Go through the entries below and write each one out exactly.

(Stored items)
------------

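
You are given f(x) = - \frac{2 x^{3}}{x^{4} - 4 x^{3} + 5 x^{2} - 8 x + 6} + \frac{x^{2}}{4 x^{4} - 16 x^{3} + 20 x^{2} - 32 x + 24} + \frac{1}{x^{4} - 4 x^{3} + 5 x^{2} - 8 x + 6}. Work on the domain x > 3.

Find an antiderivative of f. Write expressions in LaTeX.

Factor the denominator (4 \left(x - 3\right) \left(x - 1\right) \left(x^{2} + 2\right)) and decompose: f = \frac{4 x - 21}{22 \left(x^{2} + 2\right)} + \frac{1}{8 \left(x - 1\right)} - \frac{203}{88 \left(x - 3\right)}; each piece integrates to a log, atan, or power term.
Check: d/dx[- \frac{203 \log{\left(x - 3 \right)}}{88} + \frac{\log{\left(x - 1 \right)}}{8} + \frac{\log{\left(x^{2} + 2 \right)}}{11} - \frac{21 \sqrt{2} \operatorname{atan}{\left(\frac{\sqrt{2} x}{2} \right)}}{44}] = \frac{- 8 x^{3} + x^{2} + 4}{4 x^{4} - 16 x^{3} + 20 x^{2} - 32 x + 24}, which equals f(x).

An antiderivative is F(x) = - \frac{203 \log{\left(x - 3 \right)}}{88} + \frac{\log{\left(x - 1 \right)}}{8} + \frac{\log{\left(x^{2} + 2 \right)}}{11} - \frac{21 \sqrt{2} \operatorname{atan}{\left(\frac{\sqrt{2} x}{2} \right)}}{44}.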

------------

Solution to the problem =
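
You are given f(x) = - \frac{2 x^{3}}{x^{4} - 4 x^{3} + 5 x^{2} - 8 x + 6} + \frac{x^{2}}{4 x^{4} - 16 x^{3} + 20 x^{2} - 32 x + 24} + \frac{1}{x^{4} - 4 x^{3} + 5 x^{2} - 8 x + 6}. Work on the domain x > 3.

Find an antiderivative of f. Write expressions in LaTeX.

Factor the denominator (4 \left(x - 3\right) \left(x - 1\right) \left(x^{2} + 2\right)) and decompose: f = \frac{4 x - 21}{22 \left(x^{2} + 2\right)} + \frac{1}{8 \left(x - 1\right)} - \frac{203}{88 \left(x - 3\right)}; each piece integrates to a log, atan, or power term.
Check: d/dx[- \frac{203 \log{\left(x - 3 \right)}}{88} + \frac{\log{\left(x - 1 \right)}}{8} + \frac{\log{\left(x^{2} + 2 \right)}}{11} - \frac{21 \sqrt{2} \operatorname{atan}{\left(\frac{\sqrt{2} x}{2} \right)}}{44}] = \frac{- 8 x^{3} + x^{2} + 4}{4 x^{4} - 16 x^{3} + 20 x^{2} - 32 x + 24}, which equals f(x).

An antiderivative is F(x) = - \frac{203 \log{\left(x - 3 \right)}}{88} + \frac{\log{\left(x - 1 \right)}}{8} + \frac{\log{\left(x^{2} + 2 \right)}}{11} - \frac{21 \sqrt{2} \operatorname{atan}{\left(\frac{\sqrt{2} x}{2} \right)}}{44}.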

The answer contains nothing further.